:: Aim of the task ::
From first line to last, give the material again unchanged.

:: Materials provided ::
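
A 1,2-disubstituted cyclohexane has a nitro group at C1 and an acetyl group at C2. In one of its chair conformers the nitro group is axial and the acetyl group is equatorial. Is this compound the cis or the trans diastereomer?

cis

C1 and C2 have opposite parity, so their axial bonds point in opposite directions.
With opposite-parity carbons, two substituents on the same face are one axial and one equatorial; opposite faces give both axial or both equatorial.
Here the groups are axial/equatorial → same face → cis.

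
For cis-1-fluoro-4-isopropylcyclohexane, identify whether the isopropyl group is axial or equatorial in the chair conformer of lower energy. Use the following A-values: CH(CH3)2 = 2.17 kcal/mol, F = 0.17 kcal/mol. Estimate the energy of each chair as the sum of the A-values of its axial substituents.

equatorial

C1 and C4 have opposite parity, so for the cis isomer the two substituents are one axial and one equatorial in each chair.
Chair I (isopropyl axial, fluoro equatorial): E = 2.17 kcal/mol.
Chair II (isopropyl equatorial, fluoro axial): E = 0.17 kcal/mol.
Chair II is the more stable (lower-energy) conformer, and in that chair the isopropyl group is equatorial.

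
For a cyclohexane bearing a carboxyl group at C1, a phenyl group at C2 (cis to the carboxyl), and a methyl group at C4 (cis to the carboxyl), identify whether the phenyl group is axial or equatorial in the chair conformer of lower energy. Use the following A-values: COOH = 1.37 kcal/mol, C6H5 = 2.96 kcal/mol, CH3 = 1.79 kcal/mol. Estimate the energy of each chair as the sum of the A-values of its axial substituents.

equatorial

Chair I (carboxyl axial, phenyl equatorial, methyl equatorial): E = 1.37 kcal/mol.
Chair II (carboxyl equatorial, phenyl axial, methyl axial): E = 4.75 kcal/mol.
Chair I is the more stable (lower-energy) conformer, and in that chair the phenyl group is equatorial.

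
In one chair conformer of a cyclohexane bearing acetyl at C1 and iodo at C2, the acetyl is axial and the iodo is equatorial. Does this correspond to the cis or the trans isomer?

cis

C1 and C2 have opposite parity, so their axial bonds point in opposite directions.
With opposite-parity carbons, two substituents on the same face are one axial and one equatorial; opposite faces give both axial or both equatorial.
Here the groups are axial/equatorial → same face → cis.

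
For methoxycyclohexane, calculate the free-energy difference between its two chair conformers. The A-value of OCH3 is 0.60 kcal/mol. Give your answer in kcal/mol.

0.60 kcal/mol

A monosubstituted cyclohexane has one chair with the methoxy group axial (E = A = 0.60 kcal/mol) and one with it equatorial (E = 0).
ΔE = 0.60 − 0 = 0.60 kcal/mol.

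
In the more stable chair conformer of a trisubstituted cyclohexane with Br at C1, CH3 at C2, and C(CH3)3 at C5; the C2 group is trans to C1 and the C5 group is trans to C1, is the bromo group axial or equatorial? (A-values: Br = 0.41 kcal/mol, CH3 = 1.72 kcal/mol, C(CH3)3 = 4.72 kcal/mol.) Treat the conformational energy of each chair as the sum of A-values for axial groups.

axial

Chair I (bromo axial, methyl axial, tert-butyl equatorial): E = 2.13 kcal/mol.
Chair II (bromo equatorial, methyl equatorial, tert-butyl axial): E = 4.72 kcal/mol.
Chair I is the more stable (lower-energy) conformer, and in that chair the bromo group is axial.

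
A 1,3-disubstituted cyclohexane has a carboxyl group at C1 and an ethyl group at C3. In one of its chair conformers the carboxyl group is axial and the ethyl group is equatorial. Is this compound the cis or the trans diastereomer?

C1 and C3 have the same parity, so their axial bonds point in the same direction.
With same-parity carbons, two substituents on the same face are both axial or both equatorial; opposite faces give one of each.
Here the groups are axial/equatorial → opposite face → trans.

trans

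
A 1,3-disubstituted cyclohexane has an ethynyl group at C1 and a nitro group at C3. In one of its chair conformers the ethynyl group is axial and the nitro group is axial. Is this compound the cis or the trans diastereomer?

cis

C1 and C3 have the same parity, so their axial bonds point in the same direction.
With same-parity carbons, two substituents on the same face are both axial or both equatorial; opposite faces give one of each.
Here the groups are axial/axial → same face → cis.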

:: Answer for the task ::
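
A 1,2-disubstituted cyclohexane has a nitro group at C1 and an acetyl group at C2. In one of its chair conformers the nitro group is axial and the acetyl group is equatorial. Is this compound the cis or the trans diastereomer?

cis

C1 and C2 have opposite parity, so their axial bonds point in opposite directions.
With opposite-parity carbons, two substituents on the same face are one axial and one equatorial; opposite faces give both axial or both equatorial.
Here the groups are axial/equatorial → same face → cis.

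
For cis-1-fluoro-4-isopropylcyclohexane, identify whether the isopropyl group is axial or equatorial in the chair conformer of lower energy. Use the following A-values: CH(CH3)2 = 2.17 kcal/mol, F = 0.17 kcal/mol. Estimate the energy of each chair as the sum of the A-values of its axial substituents.

equatorial

C1 and C4 have opposite parity, so for the cis isomer the two substituents are one axial and one equatorial in each chair.
Chair I (isopropyl axial, fluoro equatorial): E = 2.17 kcal/mol.
Chair II (isopropyl equatorial, fluoro axial): E = 0.17 kcal/mol.
Chair II is the more stable (lower-energy) conformer, and in that chair the isopropyl group is equatorial.

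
For a cyclohexane bearing a carboxyl group at C1, a phenyl group at C2 (cis to the carboxyl), and a methyl group at C4 (cis to the carboxyl), identify whether the phenyl group is axial or equatorial in the chair conformer of lower energy. Use the following A-values: COOH = 1.37 kcal/mol, C6H5 = 2.96 kcal/mol, CH3 = 1.79 kcal/mol. Estimate the energy of each chair as the sum of the A-values of its axial substituents.

equatorial

Chair I (carboxyl axial, phenyl equatorial, methyl equatorial): E = 1.37 kcal/mol.
Chair II (carboxyl equatorial, phenyl axial, methyl axial): E = 4.75 kcal/mol.
Chair I is the more stable (lower-energy) conformer, and in that chair the phenyl group is equatorial.

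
In one chair conformer of a cyclohexane bearing acetyl at C1 and iodo at C2, the acetyl is axial and the iodo is equatorial. Does this correspond to the cis or the trans isomer?

cis

C1 and C2 have opposite parity, so their axial bonds point in opposite directions.
With opposite-parity carbons, two substituents on the same face are one axial and one equatorial; opposite faces give both axial or both equatorial.
Here the groups are axial/equatorial → same face → cis.

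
For methoxycyclohexane, calculate the free-energy difference between its two chair conformers. The A-value of OCH3 is 0.60 kcal/mol. Give your answer in kcal/mol.

0.60 kcal/mol

A monosubstituted cyclohexane has one chair with the methoxy group axial (E = A = 0.60 kcal/mol) and one with it equatorial (E = 0).
ΔE = 0.60 − 0 = 0.60 kcal/mol.

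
In the more stable chair conformer of a trisubstituted cyclohexane with Br at C1, CH3 at C2, and C(CH3)3 at C5; the C2 group is trans to C1 and the C5 group is trans to C1, is the bromo group axial or equatorial? (A-values: Br = 0.41 kcal/mol, CH3 = 1.72 kcal/mol, C(CH3)3 = 4.72 kcal/mol.) Treat the conformational energy of each chair as the sum of A-values for axial groups.

axial

Chair I (bromo axial, methyl axial, tert-butyl equatorial): E = 2.13 kcal/mol.
Chair II (bromo equatorial, methyl equatorial, tert-butyl axial): E = 4.72 kcal/mol.
Chair I is the more stable (lower-energy) conformer, and in that chair the bromo group is axial.

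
A 1,3-disubstituted cyclohexane has a carboxyl group at C1 and an ethyl group at C3. In one of its chair conformers the carboxyl group is axial and the ethyl group is equatorial. Is this compound the cis or the trans diastereomer?

C1 and C3 have the same parity, so their axial bonds point in the same direction.
With same-parity carbons, two substituents on the same face are both axial or both equatorial; opposite faces give one of each.
Here the groups are axial/equatorial → opposite face → trans.

trans

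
A 1,3-disubstituted cyclohexane has an ethynyl group at C1 and a nitro group at C3. In one of its chair conformers the ethynyl group is axial and the nitro group is axial. Is this compound the cis or the trans diastereomer?

cis

C1 and C3 have the same parity, so their axial bonds point in the same direction.
With same-parity carbons, two substituents on the same face are both axial or both equatorial; opposite faces give one of each.
Here the groups are axial/axial → same face → cis.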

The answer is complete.